(EXTRACTED RECORDS)

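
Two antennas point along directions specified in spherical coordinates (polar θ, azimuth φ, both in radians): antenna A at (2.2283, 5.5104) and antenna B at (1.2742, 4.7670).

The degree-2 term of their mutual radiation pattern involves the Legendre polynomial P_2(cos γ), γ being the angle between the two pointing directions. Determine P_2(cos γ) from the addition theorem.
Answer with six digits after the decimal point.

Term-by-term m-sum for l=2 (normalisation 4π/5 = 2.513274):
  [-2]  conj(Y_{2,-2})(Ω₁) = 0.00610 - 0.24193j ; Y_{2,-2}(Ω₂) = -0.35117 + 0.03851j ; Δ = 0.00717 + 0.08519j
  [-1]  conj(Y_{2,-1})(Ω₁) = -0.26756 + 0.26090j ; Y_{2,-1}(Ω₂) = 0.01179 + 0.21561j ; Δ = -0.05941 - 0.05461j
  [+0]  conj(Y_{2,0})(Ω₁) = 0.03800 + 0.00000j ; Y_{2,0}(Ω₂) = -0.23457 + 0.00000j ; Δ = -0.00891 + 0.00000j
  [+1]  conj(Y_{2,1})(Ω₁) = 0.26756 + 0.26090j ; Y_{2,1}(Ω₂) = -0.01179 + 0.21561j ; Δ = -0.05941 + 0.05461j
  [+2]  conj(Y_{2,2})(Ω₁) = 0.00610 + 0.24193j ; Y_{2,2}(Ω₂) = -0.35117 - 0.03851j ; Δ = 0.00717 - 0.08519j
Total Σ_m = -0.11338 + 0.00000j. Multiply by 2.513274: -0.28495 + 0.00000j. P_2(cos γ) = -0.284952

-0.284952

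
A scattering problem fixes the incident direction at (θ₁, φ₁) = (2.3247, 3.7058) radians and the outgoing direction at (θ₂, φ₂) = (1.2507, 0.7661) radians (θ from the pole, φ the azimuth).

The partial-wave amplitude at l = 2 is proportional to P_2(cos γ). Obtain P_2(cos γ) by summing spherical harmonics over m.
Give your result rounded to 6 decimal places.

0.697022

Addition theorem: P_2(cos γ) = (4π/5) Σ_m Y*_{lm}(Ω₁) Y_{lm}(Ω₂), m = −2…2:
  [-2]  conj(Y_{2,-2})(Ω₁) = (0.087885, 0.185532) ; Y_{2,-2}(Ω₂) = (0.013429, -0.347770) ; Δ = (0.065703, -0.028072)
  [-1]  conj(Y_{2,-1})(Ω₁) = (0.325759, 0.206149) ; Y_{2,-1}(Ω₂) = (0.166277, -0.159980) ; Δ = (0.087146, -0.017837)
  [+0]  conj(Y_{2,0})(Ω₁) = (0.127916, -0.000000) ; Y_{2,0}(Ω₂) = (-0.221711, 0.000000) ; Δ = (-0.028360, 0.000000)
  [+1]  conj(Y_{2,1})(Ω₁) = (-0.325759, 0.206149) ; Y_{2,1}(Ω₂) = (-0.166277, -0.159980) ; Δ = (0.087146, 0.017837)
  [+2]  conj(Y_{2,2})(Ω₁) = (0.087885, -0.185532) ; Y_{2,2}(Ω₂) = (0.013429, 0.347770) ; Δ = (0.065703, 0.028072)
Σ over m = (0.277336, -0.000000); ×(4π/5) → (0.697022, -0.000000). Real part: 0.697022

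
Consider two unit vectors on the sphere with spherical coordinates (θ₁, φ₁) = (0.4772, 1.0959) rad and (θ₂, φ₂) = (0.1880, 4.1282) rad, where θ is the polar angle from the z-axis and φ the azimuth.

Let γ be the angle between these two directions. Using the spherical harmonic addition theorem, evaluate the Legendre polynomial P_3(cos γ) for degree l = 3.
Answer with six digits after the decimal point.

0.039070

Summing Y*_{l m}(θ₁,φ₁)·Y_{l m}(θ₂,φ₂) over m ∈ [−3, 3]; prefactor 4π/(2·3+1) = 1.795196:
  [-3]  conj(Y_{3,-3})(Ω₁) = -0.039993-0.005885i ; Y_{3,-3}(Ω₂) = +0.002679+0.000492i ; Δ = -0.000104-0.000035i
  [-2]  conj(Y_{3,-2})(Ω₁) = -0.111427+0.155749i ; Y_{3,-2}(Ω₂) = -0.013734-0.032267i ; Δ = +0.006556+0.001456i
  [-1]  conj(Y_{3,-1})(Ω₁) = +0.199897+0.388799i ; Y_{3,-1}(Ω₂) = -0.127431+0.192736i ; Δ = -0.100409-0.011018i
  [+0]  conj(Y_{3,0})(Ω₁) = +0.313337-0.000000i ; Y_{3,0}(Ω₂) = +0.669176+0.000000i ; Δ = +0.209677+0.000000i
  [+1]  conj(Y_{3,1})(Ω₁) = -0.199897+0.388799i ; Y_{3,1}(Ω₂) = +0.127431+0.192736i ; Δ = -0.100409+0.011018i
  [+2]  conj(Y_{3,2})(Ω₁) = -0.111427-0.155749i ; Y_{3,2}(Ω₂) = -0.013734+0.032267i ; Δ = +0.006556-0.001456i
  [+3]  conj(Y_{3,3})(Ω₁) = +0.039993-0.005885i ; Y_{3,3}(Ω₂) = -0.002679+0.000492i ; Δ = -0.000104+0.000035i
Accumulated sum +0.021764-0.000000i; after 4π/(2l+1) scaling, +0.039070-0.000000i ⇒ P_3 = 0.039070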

(End EXTRACTED RECORDS)

- _ASSIGNED TASK_
Please transcribe every entry above exactly as it appears.

- _OUTPUT FOR THIS EXERCISE_
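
Two antennas point along directions specified in spherical coordinates (polar θ, azimuth φ, both in radians): antenna A at (2.2283, 5.5104) and antenna B at (1.2742, 4.7670).

The degree-2 term of their mutual radiation pattern involves the Legendre polynomial P_2(cos γ), γ being the angle between the two pointing directions. Determine P_2(cos γ) from the addition theorem.
Answer with six digits after the decimal point.

Term-by-term m-sum for l=2 (normalisation 4π/5 = 2.513274):
  [-2]  conj(Y_{2,-2})(Ω₁) = 0.00610 - 0.24193j ; Y_{2,-2}(Ω₂) = -0.35117 + 0.03851j ; Δ = 0.00717 + 0.08519j
  [-1]  conj(Y_{2,-1})(Ω₁) = -0.26756 + 0.26090j ; Y_{2,-1}(Ω₂) = 0.01179 + 0.21561j ; Δ = -0.05941 - 0.05461j
  [+0]  conj(Y_{2,0})(Ω₁) = 0.03800 + 0.00000j ; Y_{2,0}(Ω₂) = -0.23457 + 0.00000j ; Δ = -0.00891 + 0.00000j
  [+1]  conj(Y_{2,1})(Ω₁) = 0.26756 + 0.26090j ; Y_{2,1}(Ω₂) = -0.01179 + 0.21561j ; Δ = -0.05941 + 0.05461j
  [+2]  conj(Y_{2,2})(Ω₁) = 0.00610 + 0.24193j ; Y_{2,2}(Ω₂) = -0.35117 - 0.03851j ; Δ = 0.00717 - 0.08519j
Total Σ_m = -0.11338 + 0.00000j. Multiply by 2.513274: -0.28495 + 0.00000j. P_2(cos γ) = -0.284952

-0.284952

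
A scattering problem fixes the incident direction at (θ₁, φ₁) = (2.3247, 3.7058) radians and the outgoing direction at (θ₂, φ₂) = (1.2507, 0.7661) radians (θ from the pole, φ the azimuth).

The partial-wave amplitude at l = 2 is proportional to P_2(cos γ). Obtain P_2(cos γ) by summing spherical harmonics over m.
Give your result rounded to 6 decimal places.

0.697022

Addition theorem: P_2(cos γ) = (4π/5) Σ_m Y*_{lm}(Ω₁) Y_{lm}(Ω₂), m = −2…2:
  [-2]  conj(Y_{2,-2})(Ω₁) = (0.087885, 0.185532) ; Y_{2,-2}(Ω₂) = (0.013429, -0.347770) ; Δ = (0.065703, -0.028072)
  [-1]  conj(Y_{2,-1})(Ω₁) = (0.325759, 0.206149) ; Y_{2,-1}(Ω₂) = (0.166277, -0.159980) ; Δ = (0.087146, -0.017837)
  [+0]  conj(Y_{2,0})(Ω₁) = (0.127916, -0.000000) ; Y_{2,0}(Ω₂) = (-0.221711, 0.000000) ; Δ = (-0.028360, 0.000000)
  [+1]  conj(Y_{2,1})(Ω₁) = (-0.325759, 0.206149) ; Y_{2,1}(Ω₂) = (-0.166277, -0.159980) ; Δ = (0.087146, 0.017837)
  [+2]  conj(Y_{2,2})(Ω₁) = (0.087885, -0.185532) ; Y_{2,2}(Ω₂) = (0.013429, 0.347770) ; Δ = (0.065703, 0.028072)
Σ over m = (0.277336, -0.000000); ×(4π/5) → (0.697022, -0.000000). Real part: 0.697022

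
Consider two unit vectors on the sphere with spherical coordinates (θ₁, φ₁) = (0.4772, 1.0959) rad and (θ₂, φ₂) = (0.1880, 4.1282) rad, where θ is the polar angle from the z-axis and φ the azimuth.

Let γ be the angle between these two directions. Using the spherical harmonic addition theorem, evaluate the Legendre polynomial P_3(cos γ) for degree l = 3.
Answer with six digits after the decimal point.

0.039070

Summing Y*_{l m}(θ₁,φ₁)·Y_{l m}(θ₂,φ₂) over m ∈ [−3, 3]; prefactor 4π/(2·3+1) = 1.795196:
  [-3]  conj(Y_{3,-3})(Ω₁) = -0.039993-0.005885i ; Y_{3,-3}(Ω₂) = +0.002679+0.000492i ; Δ = -0.000104-0.000035i
  [-2]  conj(Y_{3,-2})(Ω₁) = -0.111427+0.155749i ; Y_{3,-2}(Ω₂) = -0.013734-0.032267i ; Δ = +0.006556+0.001456i
  [-1]  conj(Y_{3,-1})(Ω₁) = +0.199897+0.388799i ; Y_{3,-1}(Ω₂) = -0.127431+0.192736i ; Δ = -0.100409-0.011018i
  [+0]  conj(Y_{3,0})(Ω₁) = +0.313337-0.000000i ; Y_{3,0}(Ω₂) = +0.669176+0.000000i ; Δ = +0.209677+0.000000i
  [+1]  conj(Y_{3,1})(Ω₁) = -0.199897+0.388799i ; Y_{3,1}(Ω₂) = +0.127431+0.192736i ; Δ = -0.100409+0.011018i
  [+2]  conj(Y_{3,2})(Ω₁) = -0.111427-0.155749i ; Y_{3,2}(Ω₂) = -0.013734+0.032267i ; Δ = +0.006556-0.001456i
  [+3]  conj(Y_{3,3})(Ω₁) = +0.039993-0.005885i ; Y_{3,3}(Ω₂) = -0.002679+0.000492i ; Δ = -0.000104+0.000035i
Accumulated sum +0.021764-0.000000i; after 4π/(2l+1) scaling, +0.039070-0.000000i ⇒ P_3 = 0.039070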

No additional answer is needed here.